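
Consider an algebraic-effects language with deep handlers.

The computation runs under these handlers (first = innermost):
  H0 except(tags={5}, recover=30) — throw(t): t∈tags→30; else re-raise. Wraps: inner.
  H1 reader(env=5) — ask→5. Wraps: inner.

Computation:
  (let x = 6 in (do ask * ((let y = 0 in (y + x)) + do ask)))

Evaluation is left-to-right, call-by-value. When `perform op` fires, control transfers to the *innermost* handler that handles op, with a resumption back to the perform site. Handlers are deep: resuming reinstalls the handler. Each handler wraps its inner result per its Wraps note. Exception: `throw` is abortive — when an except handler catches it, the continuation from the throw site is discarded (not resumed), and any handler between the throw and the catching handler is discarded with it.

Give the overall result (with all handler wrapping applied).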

### [The task]
The records above are to be given again in full, word for word.

### [Answer to this exercise]
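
Consider an algebraic-effects language with deep handlers.

The computation runs under these handlers (first = innermost):
  H0 except(tags={5}, recover=30) — throw(t): t∈tags→30; else re-raise. Wraps: inner.
  H1 reader(env=5) — ask→5. Wraps: inner.

Computation:
  (let x = 6 in (do ask * ((let y = 0 in (y + x)) + do ask)))

Evaluation is left-to-right, call-by-value. When `perform op` fires, control transfers to the *innermost* handler that handles op, with a resumption back to the perform site. Handlers are deep: resuming reinstalls the handler. Each handler wraps its inner result per its Wraps note. Exception: `throw` is abortive — when an except handler catches it, the continuation from the throw site is discarded (not resumed), and any handler between the throw and the catching handler is discarded with it.

Give the overall result (with all handler wrapping applied).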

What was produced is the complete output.